-- Given records follows --

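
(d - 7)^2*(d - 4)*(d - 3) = d^4 - 21*d^3 + 159*d^2 - 511*d + 588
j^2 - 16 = (j - 4)*(j + 4)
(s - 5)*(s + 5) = s^2 - 25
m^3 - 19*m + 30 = (m - 3)*(m - 2)*(m + 5)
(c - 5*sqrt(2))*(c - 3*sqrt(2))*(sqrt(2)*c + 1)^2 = 2*c^4 - 14*sqrt(2)*c^3 + 29*c^2 + 52*sqrt(2)*c + 30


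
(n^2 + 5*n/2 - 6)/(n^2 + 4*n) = (n - 3/2)/n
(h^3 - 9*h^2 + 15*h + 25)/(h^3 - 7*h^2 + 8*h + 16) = (h^2 - 10*h + 25)/(h^2 - 8*h + 16)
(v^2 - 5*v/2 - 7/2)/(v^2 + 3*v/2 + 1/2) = (2*v - 7)/(2*v + 1)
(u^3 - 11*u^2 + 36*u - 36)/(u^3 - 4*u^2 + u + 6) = (u - 6)/(u + 1)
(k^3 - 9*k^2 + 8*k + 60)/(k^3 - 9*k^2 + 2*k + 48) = (k^2 - 11*k + 30)/(k^2 - 11*k + 24)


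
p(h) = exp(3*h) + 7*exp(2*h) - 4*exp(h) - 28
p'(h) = 3*exp(3*h) + 14*exp(2*h) - 4*exp(h)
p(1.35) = 118.13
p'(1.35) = 365.08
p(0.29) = -18.46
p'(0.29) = 26.82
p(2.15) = 1086.26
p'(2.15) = 2895.56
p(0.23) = -19.95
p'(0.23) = 23.12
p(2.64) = 4042.31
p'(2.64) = 10948.44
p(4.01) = 188751.07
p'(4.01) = 545490.13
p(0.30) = -18.19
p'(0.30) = 27.49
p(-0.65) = -28.04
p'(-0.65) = 2.15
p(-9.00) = -28.00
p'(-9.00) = 0.00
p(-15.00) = -28.00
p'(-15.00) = 0.00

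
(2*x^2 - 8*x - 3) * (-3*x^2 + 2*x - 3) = -6*x^4 + 28*x^3 - 13*x^2 + 18*x + 9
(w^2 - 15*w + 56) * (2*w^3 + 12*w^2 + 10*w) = 2*w^5 - 18*w^4 - 58*w^3 + 522*w^2 + 560*w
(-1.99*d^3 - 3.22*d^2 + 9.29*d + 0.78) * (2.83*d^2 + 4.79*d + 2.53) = -5.6317*d^5 - 18.6447*d^4 + 5.83219999999999*d^3 + 38.5599*d^2 + 27.2399*d + 1.9734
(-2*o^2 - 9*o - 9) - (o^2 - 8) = -3*o^2 - 9*o - 1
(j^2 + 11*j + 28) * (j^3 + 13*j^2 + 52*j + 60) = j^5 + 24*j^4 + 223*j^3 + 996*j^2 + 2116*j + 1680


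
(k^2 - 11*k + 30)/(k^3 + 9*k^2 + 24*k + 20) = (k^2 - 11*k + 30)/(k^3 + 9*k^2 + 24*k + 20)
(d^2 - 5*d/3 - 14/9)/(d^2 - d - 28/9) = (3*d + 2)/(3*d + 4)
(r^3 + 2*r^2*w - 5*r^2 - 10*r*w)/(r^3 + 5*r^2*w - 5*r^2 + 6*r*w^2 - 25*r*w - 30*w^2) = r/(r + 3*w)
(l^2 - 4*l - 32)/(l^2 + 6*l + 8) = (l - 8)/(l + 2)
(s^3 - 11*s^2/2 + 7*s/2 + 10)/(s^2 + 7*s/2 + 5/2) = (2*s^2 - 13*s + 20)/(2*s + 5)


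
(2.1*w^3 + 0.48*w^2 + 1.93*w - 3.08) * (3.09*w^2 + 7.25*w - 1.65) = 6.489*w^5 + 16.7082*w^4 + 5.9787*w^3 + 3.6833*w^2 - 25.5145*w + 5.082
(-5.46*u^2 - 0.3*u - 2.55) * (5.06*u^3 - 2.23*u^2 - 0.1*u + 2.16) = -27.6276*u^5 + 10.6578*u^4 - 11.688*u^3 - 6.0771*u^2 - 0.393*u - 5.508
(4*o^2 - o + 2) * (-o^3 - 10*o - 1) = -4*o^5 + o^4 - 42*o^3 + 6*o^2 - 19*o - 2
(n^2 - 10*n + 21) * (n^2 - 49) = n^4 - 10*n^3 - 28*n^2 + 490*n - 1029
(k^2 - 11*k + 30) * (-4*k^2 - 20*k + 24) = -4*k^4 + 24*k^3 + 124*k^2 - 864*k + 720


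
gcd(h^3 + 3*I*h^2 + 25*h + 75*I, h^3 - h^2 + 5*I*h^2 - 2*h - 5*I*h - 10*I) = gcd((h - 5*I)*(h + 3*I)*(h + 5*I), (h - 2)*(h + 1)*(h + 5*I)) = h + 5*I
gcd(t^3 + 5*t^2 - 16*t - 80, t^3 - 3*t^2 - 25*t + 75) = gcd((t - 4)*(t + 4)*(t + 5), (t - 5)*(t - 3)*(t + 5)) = t + 5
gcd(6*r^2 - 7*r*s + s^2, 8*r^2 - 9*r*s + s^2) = r - s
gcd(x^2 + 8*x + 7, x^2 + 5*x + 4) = x + 1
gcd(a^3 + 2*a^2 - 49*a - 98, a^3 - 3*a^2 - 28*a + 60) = 1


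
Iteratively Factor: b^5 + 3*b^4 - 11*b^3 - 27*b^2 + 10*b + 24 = (b + 1)*(b^4 + 2*b^3 - 13*b^2 - 14*b + 24) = (b - 3)*(b + 1)*(b^3 + 5*b^2 + 2*b - 8) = (b - 3)*(b - 1)*(b + 1)*(b^2 + 6*b + 8) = (b - 3)*(b - 1)*(b + 1)*(b + 4)*(b + 2)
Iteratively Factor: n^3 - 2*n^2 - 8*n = (n - 4)*(n^2 + 2*n) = (n - 4)*(n + 2)*(n)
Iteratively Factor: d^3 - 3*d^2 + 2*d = (d - 1)*(d^2 - 2*d) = (d - 2)*(d - 1)*(d)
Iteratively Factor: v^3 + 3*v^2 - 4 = (v + 2)*(v^2 + v - 2) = (v + 2)^2*(v - 1)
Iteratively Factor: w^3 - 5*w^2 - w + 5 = (w - 5)*(w^2 - 1) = (w - 5)*(w - 1)*(w + 1)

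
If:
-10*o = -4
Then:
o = 2/5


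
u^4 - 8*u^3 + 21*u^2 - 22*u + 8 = (u - 4)*(u - 2)*(u - 1)^2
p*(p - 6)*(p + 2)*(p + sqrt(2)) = p^4 - 4*p^3 + sqrt(2)*p^3 - 12*p^2 - 4*sqrt(2)*p^2 - 12*sqrt(2)*p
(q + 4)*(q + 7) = q^2 + 11*q + 28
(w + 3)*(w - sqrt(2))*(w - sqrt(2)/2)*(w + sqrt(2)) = w^4 - sqrt(2)*w^3/2 + 3*w^3 - 3*sqrt(2)*w^2/2 - 2*w^2 - 6*w + sqrt(2)*w + 3*sqrt(2)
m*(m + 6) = m^2 + 6*m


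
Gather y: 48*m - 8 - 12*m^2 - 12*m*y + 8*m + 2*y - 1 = -12*m^2 + 56*m + y*(2 - 12*m) - 9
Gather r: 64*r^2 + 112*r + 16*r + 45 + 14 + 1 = 64*r^2 + 128*r + 60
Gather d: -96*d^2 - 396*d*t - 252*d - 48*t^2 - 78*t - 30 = -96*d^2 + d*(-396*t - 252) - 48*t^2 - 78*t - 30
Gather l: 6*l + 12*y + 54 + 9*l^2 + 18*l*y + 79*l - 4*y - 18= 9*l^2 + l*(18*y + 85) + 8*y + 36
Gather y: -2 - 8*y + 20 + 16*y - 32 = 8*y - 14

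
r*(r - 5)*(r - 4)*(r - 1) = r^4 - 10*r^3 + 29*r^2 - 20*r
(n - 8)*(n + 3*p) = n^2 + 3*n*p - 8*n - 24*p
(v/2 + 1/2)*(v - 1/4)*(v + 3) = v^3/2 + 15*v^2/8 + v - 3/8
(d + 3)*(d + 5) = d^2 + 8*d + 15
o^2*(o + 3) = o^3 + 3*o^2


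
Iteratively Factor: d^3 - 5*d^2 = (d)*(d^2 - 5*d) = d*(d - 5)*(d)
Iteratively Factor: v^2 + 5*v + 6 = (v + 2)*(v + 3)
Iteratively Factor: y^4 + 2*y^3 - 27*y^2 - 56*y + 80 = (y - 1)*(y^3 + 3*y^2 - 24*y - 80) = (y - 1)*(y + 4)*(y^2 - y - 20) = (y - 5)*(y - 1)*(y + 4)*(y + 4)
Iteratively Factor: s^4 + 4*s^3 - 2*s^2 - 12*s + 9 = (s + 3)*(s^3 + s^2 - 5*s + 3) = (s + 3)^2*(s^2 - 2*s + 1) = (s - 1)*(s + 3)^2*(s - 1)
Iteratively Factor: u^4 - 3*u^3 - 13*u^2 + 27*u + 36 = (u + 3)*(u^3 - 6*u^2 + 5*u + 12) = (u - 4)*(u + 3)*(u^2 - 2*u - 3) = (u - 4)*(u - 3)*(u + 3)*(u + 1)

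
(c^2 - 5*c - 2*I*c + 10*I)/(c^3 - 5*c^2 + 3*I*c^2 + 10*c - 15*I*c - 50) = 1/(c + 5*I)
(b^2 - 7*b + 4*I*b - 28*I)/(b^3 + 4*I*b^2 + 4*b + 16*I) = (b - 7)/(b^2 + 4)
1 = 1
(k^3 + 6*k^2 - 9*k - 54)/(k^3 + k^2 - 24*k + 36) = (k + 3)/(k - 2)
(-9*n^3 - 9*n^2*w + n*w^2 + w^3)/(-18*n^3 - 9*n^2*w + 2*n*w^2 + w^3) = (n + w)/(2*n + w)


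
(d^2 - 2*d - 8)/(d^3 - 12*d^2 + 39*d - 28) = (d + 2)/(d^2 - 8*d + 7)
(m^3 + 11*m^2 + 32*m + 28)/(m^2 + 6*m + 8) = (m^2 + 9*m + 14)/(m + 4)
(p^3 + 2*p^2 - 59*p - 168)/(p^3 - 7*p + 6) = (p^2 - p - 56)/(p^2 - 3*p + 2)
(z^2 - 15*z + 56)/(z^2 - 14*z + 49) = (z - 8)/(z - 7)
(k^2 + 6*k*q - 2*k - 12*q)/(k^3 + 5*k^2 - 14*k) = (k + 6*q)/(k*(k + 7))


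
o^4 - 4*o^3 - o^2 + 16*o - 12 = (o - 3)*(o - 2)*(o - 1)*(o + 2)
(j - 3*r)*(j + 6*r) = j^2 + 3*j*r - 18*r^2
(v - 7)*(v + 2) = v^2 - 5*v - 14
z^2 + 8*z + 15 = (z + 3)*(z + 5)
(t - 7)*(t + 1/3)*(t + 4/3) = t^3 - 16*t^2/3 - 101*t/9 - 28/9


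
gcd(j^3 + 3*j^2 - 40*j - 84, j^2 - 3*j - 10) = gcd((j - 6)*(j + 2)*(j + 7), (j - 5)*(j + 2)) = j + 2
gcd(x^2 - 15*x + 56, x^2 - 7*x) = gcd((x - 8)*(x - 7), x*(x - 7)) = x - 7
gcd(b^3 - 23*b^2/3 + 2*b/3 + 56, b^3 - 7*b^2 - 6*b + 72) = b^2 - 10*b + 24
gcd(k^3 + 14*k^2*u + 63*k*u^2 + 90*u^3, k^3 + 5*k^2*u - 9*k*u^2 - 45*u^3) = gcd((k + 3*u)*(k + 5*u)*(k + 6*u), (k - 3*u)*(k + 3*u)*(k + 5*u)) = k^2 + 8*k*u + 15*u^2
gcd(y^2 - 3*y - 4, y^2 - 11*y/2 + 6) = y - 4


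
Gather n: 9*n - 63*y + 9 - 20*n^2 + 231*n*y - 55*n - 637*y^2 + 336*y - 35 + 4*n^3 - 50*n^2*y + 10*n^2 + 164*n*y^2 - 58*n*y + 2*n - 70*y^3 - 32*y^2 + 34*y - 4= 4*n^3 + n^2*(-50*y - 10) + n*(164*y^2 + 173*y - 44) - 70*y^3 - 669*y^2 + 307*y - 30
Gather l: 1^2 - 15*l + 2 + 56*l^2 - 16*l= 56*l^2 - 31*l + 3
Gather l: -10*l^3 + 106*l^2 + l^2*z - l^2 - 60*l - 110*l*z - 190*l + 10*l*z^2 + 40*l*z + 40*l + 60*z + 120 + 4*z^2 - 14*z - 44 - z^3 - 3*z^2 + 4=-10*l^3 + l^2*(z + 105) + l*(10*z^2 - 70*z - 210) - z^3 + z^2 + 46*z + 80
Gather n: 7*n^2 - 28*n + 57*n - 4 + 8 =7*n^2 + 29*n + 4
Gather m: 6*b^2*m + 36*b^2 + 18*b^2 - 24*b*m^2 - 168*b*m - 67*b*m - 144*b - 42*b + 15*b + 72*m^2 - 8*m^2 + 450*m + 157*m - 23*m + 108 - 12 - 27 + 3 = 54*b^2 - 171*b + m^2*(64 - 24*b) + m*(6*b^2 - 235*b + 584) + 72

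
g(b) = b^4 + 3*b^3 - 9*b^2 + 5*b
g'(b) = 4*b^3 + 9*b^2 - 18*b + 5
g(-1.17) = -21.10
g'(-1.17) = 31.97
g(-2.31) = -68.08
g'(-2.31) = 45.30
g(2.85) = 76.57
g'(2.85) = 119.40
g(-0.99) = -15.72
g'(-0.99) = 27.76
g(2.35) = 31.48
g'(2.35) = 64.31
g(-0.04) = -0.21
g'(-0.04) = 5.73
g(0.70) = 0.36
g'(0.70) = -1.82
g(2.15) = 20.33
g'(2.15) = 47.66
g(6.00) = 1650.00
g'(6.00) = 1085.00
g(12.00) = 24684.00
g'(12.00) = 7997.00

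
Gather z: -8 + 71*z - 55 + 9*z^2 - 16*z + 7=9*z^2 + 55*z - 56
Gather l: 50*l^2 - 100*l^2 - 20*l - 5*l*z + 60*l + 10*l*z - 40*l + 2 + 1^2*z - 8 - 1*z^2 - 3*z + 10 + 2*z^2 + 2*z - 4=-50*l^2 + 5*l*z + z^2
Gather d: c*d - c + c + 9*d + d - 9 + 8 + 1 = d*(c + 10)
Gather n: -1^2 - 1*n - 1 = -n - 2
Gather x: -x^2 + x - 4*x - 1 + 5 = -x^2 - 3*x + 4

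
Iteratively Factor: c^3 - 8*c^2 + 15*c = (c)*(c^2 - 8*c + 15) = c*(c - 5)*(c - 3)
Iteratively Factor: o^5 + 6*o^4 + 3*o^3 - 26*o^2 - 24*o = (o - 2)*(o^4 + 8*o^3 + 19*o^2 + 12*o) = (o - 2)*(o + 3)*(o^3 + 5*o^2 + 4*o) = (o - 2)*(o + 3)*(o + 4)*(o^2 + o) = o*(o - 2)*(o + 3)*(o + 4)*(o + 1)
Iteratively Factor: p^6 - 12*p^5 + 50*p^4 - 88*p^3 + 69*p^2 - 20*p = (p - 5)*(p^5 - 7*p^4 + 15*p^3 - 13*p^2 + 4*p) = (p - 5)*(p - 1)*(p^4 - 6*p^3 + 9*p^2 - 4*p) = (p - 5)*(p - 1)^2*(p^3 - 5*p^2 + 4*p) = (p - 5)*(p - 1)^3*(p^2 - 4*p) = p*(p - 5)*(p - 1)^3*(p - 4)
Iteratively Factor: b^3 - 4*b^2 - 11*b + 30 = (b - 5)*(b^2 + b - 6) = (b - 5)*(b - 2)*(b + 3)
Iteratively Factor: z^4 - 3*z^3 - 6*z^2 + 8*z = (z - 4)*(z^3 + z^2 - 2*z) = z*(z - 4)*(z^2 + z - 2) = z*(z - 4)*(z + 2)*(z - 1)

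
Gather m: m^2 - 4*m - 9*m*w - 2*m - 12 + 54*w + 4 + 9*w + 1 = m^2 + m*(-9*w - 6) + 63*w - 7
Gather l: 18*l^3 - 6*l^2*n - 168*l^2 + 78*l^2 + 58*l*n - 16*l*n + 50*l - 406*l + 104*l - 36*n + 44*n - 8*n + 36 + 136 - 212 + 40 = 18*l^3 + l^2*(-6*n - 90) + l*(42*n - 252)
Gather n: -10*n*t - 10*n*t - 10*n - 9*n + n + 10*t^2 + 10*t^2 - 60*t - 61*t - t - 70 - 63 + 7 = n*(-20*t - 18) + 20*t^2 - 122*t - 126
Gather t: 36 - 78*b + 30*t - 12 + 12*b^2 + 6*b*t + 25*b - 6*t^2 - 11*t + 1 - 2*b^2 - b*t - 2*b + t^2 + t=10*b^2 - 55*b - 5*t^2 + t*(5*b + 20) + 25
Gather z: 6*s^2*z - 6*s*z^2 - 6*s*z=-6*s*z^2 + z*(6*s^2 - 6*s)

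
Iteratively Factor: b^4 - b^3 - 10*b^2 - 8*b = (b + 2)*(b^3 - 3*b^2 - 4*b) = (b + 1)*(b + 2)*(b^2 - 4*b) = (b - 4)*(b + 1)*(b + 2)*(b)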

-- Given records concluded --

> **What is needed**
Using the entries above, repeat only the lines from the one containing "g'(-0.99) = 27.76" through the one containing "Gather z: -8", end lines included.

> **Exercise result**
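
g'(-0.99) = 27.76
g(2.35) = 31.48
g'(2.35) = 64.31
g(-0.04) = -0.21
g'(-0.04) = 5.73
g(0.70) = 0.36
g'(0.70) = -1.82
g(2.15) = 20.33
g'(2.15) = 47.66
g(6.00) = 1650.00
g'(6.00) = 1085.00
g(12.00) = 24684.00
g'(12.00) = 7997.00

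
Gather z: -8 + 71*z - 55 + 9*z^2 - 16*z + 7=9*z^2 + 55*z - 56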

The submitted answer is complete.